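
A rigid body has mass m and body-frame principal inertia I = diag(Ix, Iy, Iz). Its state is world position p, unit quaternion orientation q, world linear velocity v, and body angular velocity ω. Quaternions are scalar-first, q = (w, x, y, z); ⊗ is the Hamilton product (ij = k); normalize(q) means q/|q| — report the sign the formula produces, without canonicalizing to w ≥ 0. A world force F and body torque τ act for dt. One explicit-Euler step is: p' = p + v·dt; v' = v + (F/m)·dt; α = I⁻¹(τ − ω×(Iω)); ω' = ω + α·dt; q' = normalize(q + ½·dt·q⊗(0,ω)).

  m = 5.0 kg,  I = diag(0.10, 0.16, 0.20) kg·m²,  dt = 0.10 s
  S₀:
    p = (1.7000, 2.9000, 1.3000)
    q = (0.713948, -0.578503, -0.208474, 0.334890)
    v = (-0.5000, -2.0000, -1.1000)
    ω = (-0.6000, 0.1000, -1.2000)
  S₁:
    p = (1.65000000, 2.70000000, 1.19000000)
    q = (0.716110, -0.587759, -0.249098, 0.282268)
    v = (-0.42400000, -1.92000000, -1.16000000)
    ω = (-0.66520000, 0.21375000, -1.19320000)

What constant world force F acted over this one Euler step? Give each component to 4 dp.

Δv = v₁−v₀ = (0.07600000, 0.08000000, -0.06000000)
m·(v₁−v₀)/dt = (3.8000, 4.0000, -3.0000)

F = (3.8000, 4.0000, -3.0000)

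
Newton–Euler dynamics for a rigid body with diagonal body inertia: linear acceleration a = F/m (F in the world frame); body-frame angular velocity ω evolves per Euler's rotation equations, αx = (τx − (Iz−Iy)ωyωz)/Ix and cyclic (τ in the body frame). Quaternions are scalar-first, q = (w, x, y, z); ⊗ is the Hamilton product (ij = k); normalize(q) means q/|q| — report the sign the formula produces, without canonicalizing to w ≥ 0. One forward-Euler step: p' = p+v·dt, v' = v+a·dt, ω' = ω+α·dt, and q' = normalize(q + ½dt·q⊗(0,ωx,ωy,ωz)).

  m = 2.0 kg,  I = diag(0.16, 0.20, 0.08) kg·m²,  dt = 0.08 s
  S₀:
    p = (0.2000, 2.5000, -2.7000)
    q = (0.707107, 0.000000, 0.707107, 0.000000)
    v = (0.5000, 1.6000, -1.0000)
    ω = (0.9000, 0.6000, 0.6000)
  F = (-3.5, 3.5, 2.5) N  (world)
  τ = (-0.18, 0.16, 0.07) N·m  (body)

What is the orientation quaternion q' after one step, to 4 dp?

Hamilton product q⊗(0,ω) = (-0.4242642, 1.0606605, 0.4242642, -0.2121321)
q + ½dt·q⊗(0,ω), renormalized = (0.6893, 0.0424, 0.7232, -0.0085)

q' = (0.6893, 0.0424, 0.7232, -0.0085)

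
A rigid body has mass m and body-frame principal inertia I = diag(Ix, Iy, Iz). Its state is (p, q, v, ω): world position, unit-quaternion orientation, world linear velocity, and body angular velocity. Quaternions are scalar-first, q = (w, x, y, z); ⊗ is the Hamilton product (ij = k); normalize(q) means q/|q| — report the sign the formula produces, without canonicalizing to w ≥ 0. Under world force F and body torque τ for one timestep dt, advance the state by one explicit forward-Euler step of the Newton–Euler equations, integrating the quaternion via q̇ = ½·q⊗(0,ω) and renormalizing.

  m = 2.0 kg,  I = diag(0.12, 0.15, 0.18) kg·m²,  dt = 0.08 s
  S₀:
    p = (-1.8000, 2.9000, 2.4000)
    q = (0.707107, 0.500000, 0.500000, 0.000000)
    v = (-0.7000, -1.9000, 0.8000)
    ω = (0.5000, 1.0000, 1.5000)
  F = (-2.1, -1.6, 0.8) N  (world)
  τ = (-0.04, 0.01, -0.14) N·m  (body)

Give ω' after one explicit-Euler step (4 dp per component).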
=====
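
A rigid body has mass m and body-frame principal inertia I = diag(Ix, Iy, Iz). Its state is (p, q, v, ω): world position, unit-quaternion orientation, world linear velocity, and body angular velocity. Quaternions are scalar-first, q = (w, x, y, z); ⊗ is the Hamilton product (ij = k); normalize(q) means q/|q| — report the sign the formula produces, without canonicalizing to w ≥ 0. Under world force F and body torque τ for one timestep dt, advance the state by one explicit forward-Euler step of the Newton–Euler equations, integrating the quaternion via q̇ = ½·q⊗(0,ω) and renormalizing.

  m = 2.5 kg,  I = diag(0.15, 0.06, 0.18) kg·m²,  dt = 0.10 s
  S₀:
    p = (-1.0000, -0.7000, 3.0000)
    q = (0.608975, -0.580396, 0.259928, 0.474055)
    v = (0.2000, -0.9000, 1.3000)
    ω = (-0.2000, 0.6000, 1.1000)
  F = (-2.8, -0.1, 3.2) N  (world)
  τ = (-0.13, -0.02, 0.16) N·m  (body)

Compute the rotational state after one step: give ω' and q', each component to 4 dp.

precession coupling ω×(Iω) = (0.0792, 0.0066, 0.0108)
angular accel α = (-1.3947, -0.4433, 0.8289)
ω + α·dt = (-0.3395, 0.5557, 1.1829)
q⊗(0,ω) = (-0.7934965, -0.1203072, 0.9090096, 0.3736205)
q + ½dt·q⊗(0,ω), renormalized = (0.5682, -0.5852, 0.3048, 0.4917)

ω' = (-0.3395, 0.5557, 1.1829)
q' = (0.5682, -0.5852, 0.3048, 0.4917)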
=====
Among the entries above, find the line with "ω = (-0.6000, 0.1000, -1.2000)" and the line with "ω = (-0.66520000, 0.21375000, -1.19320000)"; give again exactly these two lines and all lines between them.

Response:
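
    ω = (-0.6000, 0.1000, -1.2000)
  S₁:
    p = (1.65000000, 2.70000000, 1.19000000)
    q = (0.716110, -0.587759, -0.249098, 0.282268)
    v = (-0.42400000, -1.92000000, -1.16000000)
    ω = (-0.66520000, 0.21375000, -1.19320000)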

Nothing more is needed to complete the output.